(Saved data entries)
━━━━━━━━━━
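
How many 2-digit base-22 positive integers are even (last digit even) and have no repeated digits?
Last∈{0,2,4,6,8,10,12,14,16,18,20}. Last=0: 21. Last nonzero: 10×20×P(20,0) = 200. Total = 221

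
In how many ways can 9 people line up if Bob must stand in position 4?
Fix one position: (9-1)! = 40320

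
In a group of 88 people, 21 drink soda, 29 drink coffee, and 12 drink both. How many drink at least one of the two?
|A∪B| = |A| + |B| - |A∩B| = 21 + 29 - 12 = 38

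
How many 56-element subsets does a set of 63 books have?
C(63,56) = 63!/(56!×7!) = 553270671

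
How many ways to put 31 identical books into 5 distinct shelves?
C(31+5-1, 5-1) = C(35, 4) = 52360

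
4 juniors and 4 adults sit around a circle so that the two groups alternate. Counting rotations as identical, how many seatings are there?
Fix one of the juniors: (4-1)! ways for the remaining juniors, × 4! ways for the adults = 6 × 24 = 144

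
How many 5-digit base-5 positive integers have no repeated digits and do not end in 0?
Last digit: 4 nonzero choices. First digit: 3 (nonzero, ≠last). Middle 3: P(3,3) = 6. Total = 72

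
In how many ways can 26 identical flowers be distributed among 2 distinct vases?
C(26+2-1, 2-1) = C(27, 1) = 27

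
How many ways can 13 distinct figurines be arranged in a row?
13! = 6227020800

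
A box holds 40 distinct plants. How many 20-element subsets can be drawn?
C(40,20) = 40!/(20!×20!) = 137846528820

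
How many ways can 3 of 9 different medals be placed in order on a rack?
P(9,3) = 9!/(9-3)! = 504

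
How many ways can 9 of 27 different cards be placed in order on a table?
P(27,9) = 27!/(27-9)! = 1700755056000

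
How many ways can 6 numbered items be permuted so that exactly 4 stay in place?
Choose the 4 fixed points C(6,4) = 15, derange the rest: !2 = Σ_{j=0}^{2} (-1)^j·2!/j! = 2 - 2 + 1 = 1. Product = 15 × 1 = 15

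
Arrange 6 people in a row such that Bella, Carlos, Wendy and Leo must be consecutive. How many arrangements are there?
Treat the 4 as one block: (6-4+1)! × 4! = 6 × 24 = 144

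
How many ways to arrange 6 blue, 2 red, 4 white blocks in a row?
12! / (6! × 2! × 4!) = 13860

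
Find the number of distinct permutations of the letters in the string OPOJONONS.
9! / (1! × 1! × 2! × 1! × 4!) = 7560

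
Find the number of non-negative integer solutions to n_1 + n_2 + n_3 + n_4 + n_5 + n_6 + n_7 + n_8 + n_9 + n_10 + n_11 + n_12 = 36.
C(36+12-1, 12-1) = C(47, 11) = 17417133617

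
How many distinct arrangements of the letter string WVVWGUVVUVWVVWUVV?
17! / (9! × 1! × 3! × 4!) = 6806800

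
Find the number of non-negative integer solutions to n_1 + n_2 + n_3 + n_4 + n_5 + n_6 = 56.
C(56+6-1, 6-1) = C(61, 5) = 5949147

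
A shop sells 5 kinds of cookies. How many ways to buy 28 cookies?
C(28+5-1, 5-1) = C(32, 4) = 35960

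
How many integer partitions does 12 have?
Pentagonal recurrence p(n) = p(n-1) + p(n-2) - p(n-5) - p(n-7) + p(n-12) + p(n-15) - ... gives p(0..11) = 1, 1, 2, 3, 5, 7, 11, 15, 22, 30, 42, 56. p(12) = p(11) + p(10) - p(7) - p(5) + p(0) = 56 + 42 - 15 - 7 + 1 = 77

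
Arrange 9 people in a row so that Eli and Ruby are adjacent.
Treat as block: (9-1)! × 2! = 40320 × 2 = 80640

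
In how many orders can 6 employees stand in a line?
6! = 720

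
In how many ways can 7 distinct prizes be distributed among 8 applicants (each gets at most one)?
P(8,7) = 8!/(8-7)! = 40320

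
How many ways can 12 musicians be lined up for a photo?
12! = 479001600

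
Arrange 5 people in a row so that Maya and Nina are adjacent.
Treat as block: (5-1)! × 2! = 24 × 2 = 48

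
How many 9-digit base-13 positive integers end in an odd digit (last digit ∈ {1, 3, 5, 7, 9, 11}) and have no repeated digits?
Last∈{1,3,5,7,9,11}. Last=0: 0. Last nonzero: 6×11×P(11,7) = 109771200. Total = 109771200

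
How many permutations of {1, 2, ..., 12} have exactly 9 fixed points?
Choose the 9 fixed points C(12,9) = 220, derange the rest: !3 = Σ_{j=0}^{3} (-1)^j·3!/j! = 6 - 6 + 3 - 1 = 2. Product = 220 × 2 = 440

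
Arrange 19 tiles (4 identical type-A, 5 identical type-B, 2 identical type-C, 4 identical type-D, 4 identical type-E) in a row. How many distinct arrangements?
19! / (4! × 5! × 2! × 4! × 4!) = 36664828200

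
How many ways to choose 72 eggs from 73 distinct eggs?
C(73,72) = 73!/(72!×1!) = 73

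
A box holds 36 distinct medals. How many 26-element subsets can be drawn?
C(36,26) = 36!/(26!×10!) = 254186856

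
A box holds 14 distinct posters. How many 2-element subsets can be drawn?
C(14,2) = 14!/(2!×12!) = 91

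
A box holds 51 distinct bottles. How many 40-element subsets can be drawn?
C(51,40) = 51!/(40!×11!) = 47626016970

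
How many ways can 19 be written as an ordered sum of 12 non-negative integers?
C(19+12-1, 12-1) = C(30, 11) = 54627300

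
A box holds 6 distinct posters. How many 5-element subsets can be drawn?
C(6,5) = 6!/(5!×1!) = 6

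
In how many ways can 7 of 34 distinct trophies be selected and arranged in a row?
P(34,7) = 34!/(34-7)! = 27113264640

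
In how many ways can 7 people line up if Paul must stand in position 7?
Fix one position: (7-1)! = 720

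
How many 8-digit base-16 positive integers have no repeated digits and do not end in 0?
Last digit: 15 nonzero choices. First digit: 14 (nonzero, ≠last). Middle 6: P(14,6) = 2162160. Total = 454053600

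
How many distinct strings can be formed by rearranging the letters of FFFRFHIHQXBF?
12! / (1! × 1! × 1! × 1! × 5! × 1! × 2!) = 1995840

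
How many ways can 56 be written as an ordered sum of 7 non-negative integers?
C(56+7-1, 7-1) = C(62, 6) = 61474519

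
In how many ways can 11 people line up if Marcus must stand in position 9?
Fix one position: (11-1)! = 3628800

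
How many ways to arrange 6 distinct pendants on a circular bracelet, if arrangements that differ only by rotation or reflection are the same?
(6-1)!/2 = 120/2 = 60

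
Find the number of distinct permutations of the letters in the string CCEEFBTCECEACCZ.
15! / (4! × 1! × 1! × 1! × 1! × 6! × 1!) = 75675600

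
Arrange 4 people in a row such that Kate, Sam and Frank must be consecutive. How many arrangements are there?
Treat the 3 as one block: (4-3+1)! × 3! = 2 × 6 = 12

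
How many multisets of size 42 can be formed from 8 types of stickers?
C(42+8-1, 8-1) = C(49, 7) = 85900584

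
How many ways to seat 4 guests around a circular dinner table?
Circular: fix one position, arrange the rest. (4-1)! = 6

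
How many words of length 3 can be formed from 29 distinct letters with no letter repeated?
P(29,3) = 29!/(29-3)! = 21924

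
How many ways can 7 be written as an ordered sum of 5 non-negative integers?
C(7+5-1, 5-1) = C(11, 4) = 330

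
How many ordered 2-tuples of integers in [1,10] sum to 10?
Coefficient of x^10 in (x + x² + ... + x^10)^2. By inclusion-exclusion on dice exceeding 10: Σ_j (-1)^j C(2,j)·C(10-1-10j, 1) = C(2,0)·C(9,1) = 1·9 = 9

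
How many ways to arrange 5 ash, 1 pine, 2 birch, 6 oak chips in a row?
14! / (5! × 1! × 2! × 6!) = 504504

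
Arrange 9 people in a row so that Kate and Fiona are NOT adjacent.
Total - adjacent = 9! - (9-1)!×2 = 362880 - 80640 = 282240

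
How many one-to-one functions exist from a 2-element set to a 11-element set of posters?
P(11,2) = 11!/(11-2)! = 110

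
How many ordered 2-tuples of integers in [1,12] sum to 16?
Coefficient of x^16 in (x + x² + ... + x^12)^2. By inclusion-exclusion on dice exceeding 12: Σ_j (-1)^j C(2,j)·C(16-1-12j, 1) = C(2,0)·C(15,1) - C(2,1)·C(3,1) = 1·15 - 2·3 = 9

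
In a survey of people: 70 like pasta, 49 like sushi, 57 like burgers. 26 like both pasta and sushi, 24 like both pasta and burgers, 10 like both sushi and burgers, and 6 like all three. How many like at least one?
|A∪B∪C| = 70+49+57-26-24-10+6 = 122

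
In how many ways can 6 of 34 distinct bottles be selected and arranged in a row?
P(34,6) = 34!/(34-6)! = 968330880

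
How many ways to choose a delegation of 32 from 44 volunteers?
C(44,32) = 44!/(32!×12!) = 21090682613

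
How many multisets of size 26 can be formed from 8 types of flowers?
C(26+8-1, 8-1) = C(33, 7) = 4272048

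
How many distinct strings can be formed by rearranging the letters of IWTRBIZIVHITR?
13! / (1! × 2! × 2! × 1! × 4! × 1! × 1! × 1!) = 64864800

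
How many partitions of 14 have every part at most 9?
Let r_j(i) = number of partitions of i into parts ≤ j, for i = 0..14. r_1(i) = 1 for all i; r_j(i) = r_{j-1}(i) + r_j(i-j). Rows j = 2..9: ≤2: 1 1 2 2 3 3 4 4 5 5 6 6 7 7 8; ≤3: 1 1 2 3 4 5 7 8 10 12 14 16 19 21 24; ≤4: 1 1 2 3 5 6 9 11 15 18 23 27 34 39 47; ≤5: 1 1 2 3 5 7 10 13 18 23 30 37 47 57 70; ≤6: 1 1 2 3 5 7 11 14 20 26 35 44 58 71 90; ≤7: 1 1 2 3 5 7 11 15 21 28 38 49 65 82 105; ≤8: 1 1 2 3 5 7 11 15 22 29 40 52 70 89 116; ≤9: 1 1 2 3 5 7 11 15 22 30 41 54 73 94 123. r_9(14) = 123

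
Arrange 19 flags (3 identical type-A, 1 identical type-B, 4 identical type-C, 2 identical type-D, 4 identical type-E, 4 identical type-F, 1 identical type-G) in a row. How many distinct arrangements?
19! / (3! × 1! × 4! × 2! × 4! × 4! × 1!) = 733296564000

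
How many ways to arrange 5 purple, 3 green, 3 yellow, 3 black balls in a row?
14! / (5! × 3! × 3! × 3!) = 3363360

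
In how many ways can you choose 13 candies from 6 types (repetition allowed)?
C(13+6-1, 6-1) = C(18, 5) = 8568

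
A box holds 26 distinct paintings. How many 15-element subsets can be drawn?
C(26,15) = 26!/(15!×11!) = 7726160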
━━━━━━━━━━
Your task.
Look for the line that contains "How many ways to choose a" in the entries above. Set it down, along with all later lines, exactly as written.

Solution for this task.
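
How many ways to choose a delegation of 32 from 44 volunteers?
C(44,32) = 44!/(32!×12!) = 21090682613

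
How many multisets of size 26 can be formed from 8 types of flowers?
C(26+8-1, 8-1) = C(33, 7) = 4272048

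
How many distinct strings can be formed by rearranging the letters of IWTRBIZIVHITR?
13! / (1! × 2! × 2! × 1! × 4! × 1! × 1! × 1!) = 64864800

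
How many partitions of 14 have every part at most 9?
Let r_j(i) = number of partitions of i into parts ≤ j, for i = 0..14. r_1(i) = 1 for all i; r_j(i) = r_{j-1}(i) + r_j(i-j). Rows j = 2..9: ≤2: 1 1 2 2 3 3 4 4 5 5 6 6 7 7 8; ≤3: 1 1 2 3 4 5 7 8 10 12 14 16 19 21 24; ≤4: 1 1 2 3 5 6 9 11 15 18 23 27 34 39 47; ≤5: 1 1 2 3 5 7 10 13 18 23 30 37 47 57 70; ≤6: 1 1 2 3 5 7 11 14 20 26 35 44 58 71 90; ≤7: 1 1 2 3 5 7 11 15 21 28 38 49 65 82 105; ≤8: 1 1 2 3 5 7 11 15 22 29 40 52 70 89 116; ≤9: 1 1 2 3 5 7 11 15 22 30 41 54 73 94 123. r_9(14) = 123

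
Arrange 19 flags (3 identical type-A, 1 identical type-B, 4 identical type-C, 2 identical type-D, 4 identical type-E, 4 identical type-F, 1 identical type-G) in a row. How many distinct arrangements?
19! / (3! × 1! × 4! × 2! × 4! × 4! × 1!) = 733296564000

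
How many ways to arrange 5 purple, 3 green, 3 yellow, 3 black balls in a row?
14! / (5! × 3! × 3! × 3!) = 3363360

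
In how many ways can you choose 13 candies from 6 types (repetition allowed)?
C(13+6-1, 6-1) = C(18, 5) = 8568

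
A box holds 26 distinct paintings. How many 15-element subsets can be drawn?
C(26,15) = 26!/(15!×11!) = 7726160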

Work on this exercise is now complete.